Supplied information Block Start
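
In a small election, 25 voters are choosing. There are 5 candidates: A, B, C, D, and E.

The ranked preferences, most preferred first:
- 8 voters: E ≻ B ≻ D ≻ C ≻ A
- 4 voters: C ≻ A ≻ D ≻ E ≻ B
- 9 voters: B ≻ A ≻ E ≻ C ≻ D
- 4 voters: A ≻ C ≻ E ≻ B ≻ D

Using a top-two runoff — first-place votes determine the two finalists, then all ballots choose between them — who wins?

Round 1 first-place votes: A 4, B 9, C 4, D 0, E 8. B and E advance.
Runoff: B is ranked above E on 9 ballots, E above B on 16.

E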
Supplied information Block End
(Activity):
For each line above that contains the word "voters", make a copy.

(Solution for this exercise):
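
In a small election, 25 voters are choosing. There are 5 candidates: A, B, C, D, and E.
- 8 voters: E ≻ B ≻ D ≻ C ≻ A
- 4 voters: C ≻ A ≻ D ≻ E ≻ B
- 9 voters: B ≻ A ≻ E ≻ C ≻ D
- 4 voters: A ≻ C ≻ E ≻ B ≻ D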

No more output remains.